- Work to complete -
Using the data that follows, report how many lines include "against"; output no other text.
============
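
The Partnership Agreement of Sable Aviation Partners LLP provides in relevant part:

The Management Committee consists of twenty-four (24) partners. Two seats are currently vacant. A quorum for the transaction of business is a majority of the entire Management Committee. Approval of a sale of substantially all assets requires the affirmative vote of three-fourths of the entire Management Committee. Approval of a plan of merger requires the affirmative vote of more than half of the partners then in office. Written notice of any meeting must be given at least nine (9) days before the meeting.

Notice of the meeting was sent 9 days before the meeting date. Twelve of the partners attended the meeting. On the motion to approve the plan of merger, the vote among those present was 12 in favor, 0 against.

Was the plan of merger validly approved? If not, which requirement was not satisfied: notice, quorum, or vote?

Invalid — quorum requirement not satisfied.

Notice: 9 days given; 9 required (9 ≥ 9). Satisfied.
Quorum: 12 present; quorum is 13. Not satisfied.
Vote: the plan of merger requires a majority of the partners then in office (22). A majority of 22 is 12, so 12 affirmative votes are needed; 12 voted in favor. Satisfied. (Moot — without a quorum no business can be validly transacted.)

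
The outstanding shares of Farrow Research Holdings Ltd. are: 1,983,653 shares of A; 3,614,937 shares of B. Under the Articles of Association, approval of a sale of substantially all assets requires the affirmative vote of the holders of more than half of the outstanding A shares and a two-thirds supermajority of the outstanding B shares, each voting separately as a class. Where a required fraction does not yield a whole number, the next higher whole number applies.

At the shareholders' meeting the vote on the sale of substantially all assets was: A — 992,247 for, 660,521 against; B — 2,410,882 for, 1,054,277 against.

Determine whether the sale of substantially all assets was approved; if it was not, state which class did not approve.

A: a majority of 1983653 is 991827; 991,827 required, 992,247 in favor — approved.
B: 2/3 of 3614937 = 2409958; 2,409,958 required, 2,410,882 in favor — approved.

Approved — every class gave the required vote.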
============
- Task result -
2